WORK REQUEST >>
Starting at the line with "- Bike helmet: $85.89 (sports equipment)" and going on through the line with "- Jump rope: $24.04 (sports equipment)", reproduce each line in the records below exactly and nothing more.

DATA FOR REVIEW >>
-------

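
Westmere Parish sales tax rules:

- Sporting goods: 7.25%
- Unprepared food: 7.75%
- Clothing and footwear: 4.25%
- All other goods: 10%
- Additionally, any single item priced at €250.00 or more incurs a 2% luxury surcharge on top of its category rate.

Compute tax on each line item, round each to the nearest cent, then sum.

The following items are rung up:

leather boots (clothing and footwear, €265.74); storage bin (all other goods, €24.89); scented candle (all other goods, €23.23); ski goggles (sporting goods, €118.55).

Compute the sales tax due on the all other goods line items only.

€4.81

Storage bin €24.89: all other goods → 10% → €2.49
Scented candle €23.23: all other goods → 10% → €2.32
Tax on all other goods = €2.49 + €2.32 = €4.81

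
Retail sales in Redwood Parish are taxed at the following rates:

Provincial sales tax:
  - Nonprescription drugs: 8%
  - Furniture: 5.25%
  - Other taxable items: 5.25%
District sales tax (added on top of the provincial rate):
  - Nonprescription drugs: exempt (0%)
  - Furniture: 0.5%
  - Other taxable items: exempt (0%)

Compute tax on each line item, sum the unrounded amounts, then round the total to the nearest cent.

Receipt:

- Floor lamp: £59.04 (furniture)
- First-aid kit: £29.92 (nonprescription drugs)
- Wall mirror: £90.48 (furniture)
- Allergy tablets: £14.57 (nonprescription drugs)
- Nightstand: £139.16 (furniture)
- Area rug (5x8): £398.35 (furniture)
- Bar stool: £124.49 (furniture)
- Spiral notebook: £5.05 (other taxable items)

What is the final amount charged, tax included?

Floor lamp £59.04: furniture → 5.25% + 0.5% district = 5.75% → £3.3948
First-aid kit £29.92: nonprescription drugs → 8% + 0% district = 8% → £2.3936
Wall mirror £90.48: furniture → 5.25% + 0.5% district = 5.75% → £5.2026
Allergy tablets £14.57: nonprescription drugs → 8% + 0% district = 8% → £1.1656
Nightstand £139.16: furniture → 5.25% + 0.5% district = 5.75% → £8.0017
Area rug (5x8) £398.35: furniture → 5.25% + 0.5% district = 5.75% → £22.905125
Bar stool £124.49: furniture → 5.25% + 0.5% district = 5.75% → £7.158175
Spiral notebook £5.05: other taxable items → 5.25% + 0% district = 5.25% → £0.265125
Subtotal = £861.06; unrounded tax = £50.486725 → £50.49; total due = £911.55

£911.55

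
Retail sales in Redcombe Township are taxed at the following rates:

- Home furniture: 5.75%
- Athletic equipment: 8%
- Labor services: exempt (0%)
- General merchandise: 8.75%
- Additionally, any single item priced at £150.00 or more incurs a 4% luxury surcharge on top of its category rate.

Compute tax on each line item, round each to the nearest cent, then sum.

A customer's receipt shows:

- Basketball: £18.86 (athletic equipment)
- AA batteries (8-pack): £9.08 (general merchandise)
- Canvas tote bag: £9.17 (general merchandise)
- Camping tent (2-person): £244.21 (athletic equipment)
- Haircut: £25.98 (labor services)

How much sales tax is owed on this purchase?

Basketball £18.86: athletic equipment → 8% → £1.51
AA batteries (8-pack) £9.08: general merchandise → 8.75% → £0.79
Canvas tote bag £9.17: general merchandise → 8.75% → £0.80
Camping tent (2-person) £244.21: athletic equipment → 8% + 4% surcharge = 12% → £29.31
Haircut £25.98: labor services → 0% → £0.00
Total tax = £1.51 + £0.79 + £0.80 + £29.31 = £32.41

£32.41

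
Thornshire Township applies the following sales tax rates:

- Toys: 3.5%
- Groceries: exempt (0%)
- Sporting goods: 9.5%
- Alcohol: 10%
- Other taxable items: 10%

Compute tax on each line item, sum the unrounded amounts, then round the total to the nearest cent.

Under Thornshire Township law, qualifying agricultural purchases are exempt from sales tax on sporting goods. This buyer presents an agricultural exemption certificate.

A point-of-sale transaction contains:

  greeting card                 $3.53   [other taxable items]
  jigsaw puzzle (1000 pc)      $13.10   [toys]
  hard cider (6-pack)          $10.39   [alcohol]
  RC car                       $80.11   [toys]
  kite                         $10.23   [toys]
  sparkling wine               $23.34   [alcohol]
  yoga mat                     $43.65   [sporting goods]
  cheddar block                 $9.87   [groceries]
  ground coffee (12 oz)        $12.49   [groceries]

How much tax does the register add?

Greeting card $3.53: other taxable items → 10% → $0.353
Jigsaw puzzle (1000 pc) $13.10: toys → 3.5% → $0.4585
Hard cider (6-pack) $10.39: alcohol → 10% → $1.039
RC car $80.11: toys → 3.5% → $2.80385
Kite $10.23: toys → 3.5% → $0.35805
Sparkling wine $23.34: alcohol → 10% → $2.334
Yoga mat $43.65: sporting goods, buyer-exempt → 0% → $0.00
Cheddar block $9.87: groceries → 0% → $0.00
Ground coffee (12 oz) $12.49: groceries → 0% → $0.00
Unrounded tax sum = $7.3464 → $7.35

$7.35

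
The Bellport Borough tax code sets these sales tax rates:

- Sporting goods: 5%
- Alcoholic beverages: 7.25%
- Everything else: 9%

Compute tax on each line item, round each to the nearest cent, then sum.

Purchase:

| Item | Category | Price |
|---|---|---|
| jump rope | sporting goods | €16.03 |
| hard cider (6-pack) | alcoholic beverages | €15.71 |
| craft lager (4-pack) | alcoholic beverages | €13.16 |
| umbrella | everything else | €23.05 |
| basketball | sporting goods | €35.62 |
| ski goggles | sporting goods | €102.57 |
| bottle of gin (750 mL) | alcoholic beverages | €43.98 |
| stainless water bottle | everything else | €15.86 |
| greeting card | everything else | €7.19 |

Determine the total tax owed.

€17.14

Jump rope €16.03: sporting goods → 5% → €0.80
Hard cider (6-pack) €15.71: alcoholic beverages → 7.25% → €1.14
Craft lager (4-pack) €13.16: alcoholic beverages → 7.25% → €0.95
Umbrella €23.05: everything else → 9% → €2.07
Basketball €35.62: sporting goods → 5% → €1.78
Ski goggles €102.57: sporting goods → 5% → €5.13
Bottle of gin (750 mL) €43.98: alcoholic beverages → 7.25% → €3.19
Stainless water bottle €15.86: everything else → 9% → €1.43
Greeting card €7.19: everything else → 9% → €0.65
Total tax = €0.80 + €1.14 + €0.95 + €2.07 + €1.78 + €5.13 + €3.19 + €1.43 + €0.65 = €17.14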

-------

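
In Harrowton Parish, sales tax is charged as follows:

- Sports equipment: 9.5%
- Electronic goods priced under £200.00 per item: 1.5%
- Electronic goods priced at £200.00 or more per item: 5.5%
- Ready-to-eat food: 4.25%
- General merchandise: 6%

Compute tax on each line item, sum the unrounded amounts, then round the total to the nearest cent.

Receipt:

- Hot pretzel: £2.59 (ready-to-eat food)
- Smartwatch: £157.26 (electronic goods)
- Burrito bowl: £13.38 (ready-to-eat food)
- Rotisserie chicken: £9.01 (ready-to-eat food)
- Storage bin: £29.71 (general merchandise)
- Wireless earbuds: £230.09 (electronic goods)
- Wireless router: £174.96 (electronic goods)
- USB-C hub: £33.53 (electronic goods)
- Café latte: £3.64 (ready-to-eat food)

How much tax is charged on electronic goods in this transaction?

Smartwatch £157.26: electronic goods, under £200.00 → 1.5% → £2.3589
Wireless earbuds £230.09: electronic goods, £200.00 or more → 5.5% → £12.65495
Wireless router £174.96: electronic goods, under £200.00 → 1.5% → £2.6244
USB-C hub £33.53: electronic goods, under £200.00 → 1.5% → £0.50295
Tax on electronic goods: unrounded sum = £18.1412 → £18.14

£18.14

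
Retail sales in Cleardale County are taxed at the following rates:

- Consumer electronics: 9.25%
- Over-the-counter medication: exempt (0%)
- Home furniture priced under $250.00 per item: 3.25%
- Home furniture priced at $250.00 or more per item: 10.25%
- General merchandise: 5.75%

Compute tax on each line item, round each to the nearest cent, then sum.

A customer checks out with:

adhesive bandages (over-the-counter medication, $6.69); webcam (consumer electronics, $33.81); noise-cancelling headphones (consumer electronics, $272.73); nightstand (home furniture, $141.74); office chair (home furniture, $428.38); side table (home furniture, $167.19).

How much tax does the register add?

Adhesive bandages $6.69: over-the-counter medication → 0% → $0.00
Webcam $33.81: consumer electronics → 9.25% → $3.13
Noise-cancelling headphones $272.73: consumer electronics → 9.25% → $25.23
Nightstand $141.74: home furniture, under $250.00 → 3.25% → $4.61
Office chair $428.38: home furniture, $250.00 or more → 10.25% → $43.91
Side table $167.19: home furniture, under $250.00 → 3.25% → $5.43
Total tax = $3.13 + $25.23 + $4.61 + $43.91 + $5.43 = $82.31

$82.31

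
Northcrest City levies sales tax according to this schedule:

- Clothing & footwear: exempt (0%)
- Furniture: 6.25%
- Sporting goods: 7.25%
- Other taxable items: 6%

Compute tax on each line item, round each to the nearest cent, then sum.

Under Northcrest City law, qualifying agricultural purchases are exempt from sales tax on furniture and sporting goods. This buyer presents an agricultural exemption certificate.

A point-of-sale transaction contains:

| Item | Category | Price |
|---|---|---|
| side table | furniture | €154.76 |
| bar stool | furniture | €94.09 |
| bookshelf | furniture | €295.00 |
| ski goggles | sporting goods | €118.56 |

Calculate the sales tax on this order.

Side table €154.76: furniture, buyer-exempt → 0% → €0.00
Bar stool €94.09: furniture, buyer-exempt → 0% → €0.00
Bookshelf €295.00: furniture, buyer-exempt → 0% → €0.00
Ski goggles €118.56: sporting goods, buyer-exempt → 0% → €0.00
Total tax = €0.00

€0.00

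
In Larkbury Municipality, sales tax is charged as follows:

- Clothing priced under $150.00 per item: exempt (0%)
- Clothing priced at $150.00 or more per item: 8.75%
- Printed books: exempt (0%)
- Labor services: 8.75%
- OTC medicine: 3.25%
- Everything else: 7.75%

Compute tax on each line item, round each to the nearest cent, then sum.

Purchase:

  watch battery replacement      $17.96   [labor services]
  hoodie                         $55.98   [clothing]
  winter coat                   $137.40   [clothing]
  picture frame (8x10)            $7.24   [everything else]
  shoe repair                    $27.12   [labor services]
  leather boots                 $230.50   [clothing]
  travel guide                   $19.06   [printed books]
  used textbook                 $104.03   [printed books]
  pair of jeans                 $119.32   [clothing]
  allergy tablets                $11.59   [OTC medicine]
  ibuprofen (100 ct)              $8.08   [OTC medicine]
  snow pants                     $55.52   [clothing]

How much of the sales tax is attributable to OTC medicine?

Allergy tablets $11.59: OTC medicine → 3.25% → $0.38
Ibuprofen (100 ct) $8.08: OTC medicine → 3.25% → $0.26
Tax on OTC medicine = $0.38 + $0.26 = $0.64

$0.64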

-------

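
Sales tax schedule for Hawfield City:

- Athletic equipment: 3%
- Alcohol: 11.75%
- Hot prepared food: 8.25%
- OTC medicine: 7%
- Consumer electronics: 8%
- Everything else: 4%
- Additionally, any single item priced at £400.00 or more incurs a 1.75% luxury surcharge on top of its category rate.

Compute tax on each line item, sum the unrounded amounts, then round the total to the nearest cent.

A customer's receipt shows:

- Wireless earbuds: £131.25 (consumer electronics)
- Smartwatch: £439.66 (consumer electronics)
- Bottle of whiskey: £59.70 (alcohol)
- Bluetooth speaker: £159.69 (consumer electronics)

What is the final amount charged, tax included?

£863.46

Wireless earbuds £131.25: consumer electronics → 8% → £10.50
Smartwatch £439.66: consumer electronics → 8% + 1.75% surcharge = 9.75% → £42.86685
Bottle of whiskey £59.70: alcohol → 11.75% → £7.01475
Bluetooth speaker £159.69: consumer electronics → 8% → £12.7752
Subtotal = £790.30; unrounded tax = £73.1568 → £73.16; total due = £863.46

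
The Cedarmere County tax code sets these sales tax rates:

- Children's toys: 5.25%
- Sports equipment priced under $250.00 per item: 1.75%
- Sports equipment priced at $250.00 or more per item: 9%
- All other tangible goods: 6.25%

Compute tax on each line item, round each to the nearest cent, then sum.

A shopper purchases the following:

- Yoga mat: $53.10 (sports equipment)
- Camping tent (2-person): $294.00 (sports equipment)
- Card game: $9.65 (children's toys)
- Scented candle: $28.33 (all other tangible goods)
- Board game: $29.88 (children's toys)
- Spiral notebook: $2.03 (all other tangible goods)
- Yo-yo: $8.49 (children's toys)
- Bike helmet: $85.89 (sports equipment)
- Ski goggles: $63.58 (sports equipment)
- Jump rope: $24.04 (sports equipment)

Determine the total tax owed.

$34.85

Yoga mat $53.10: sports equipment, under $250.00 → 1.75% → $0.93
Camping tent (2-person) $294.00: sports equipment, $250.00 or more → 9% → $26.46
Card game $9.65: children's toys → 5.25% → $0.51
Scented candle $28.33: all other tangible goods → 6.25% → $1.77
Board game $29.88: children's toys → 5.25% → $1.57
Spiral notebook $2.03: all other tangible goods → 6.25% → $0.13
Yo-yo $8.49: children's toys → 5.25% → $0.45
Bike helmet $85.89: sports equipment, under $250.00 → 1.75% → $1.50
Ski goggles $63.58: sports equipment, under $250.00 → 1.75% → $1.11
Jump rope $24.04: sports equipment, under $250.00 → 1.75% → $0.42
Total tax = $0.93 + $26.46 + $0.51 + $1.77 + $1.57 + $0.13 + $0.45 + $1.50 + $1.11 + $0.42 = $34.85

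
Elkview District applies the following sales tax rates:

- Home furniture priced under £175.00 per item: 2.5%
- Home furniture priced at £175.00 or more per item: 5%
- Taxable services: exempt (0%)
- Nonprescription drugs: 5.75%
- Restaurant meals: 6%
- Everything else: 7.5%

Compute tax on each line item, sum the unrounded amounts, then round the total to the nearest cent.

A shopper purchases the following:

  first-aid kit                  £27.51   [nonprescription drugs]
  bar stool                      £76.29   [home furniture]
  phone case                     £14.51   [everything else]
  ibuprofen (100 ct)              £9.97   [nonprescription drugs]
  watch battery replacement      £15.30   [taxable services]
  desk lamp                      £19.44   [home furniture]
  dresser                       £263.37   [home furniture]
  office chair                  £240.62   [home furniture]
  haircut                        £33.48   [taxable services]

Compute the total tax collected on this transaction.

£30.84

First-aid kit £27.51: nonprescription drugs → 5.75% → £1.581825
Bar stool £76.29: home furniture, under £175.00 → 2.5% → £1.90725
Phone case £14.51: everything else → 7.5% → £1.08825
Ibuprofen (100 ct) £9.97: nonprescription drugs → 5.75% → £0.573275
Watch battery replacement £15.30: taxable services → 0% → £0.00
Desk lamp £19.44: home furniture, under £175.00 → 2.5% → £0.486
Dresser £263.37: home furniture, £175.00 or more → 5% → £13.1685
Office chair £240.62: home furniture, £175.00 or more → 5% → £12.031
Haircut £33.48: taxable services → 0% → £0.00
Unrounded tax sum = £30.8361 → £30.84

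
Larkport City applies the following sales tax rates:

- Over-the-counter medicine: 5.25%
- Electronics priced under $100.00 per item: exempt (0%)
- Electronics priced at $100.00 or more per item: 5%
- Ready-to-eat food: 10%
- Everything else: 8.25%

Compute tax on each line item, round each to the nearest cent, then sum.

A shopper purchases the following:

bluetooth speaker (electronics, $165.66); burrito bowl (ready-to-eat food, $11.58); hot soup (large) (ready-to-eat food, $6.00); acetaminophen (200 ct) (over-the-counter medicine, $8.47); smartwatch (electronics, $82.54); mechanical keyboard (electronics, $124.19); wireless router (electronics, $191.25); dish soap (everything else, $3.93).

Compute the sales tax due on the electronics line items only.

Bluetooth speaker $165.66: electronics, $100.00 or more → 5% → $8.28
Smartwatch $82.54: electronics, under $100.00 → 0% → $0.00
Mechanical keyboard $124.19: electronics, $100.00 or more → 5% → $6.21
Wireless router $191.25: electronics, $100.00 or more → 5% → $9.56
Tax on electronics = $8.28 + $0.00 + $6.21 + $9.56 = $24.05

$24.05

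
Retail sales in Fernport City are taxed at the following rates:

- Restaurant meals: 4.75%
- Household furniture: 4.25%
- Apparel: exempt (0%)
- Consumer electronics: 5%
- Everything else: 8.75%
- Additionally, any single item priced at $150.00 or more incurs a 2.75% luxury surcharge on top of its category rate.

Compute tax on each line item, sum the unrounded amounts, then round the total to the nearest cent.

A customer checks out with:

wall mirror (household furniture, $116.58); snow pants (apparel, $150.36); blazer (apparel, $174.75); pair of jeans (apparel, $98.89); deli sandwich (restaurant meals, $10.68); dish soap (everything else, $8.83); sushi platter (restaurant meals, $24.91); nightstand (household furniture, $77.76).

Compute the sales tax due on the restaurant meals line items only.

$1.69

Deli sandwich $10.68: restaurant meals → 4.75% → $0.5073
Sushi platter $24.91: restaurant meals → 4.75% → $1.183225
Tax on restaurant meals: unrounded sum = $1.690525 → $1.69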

-------

TASK OUTPUT >>
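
- Bike helmet: $85.89 (sports equipment)
- Ski goggles: $63.58 (sports equipment)
- Jump rope: $24.04 (sports equipment)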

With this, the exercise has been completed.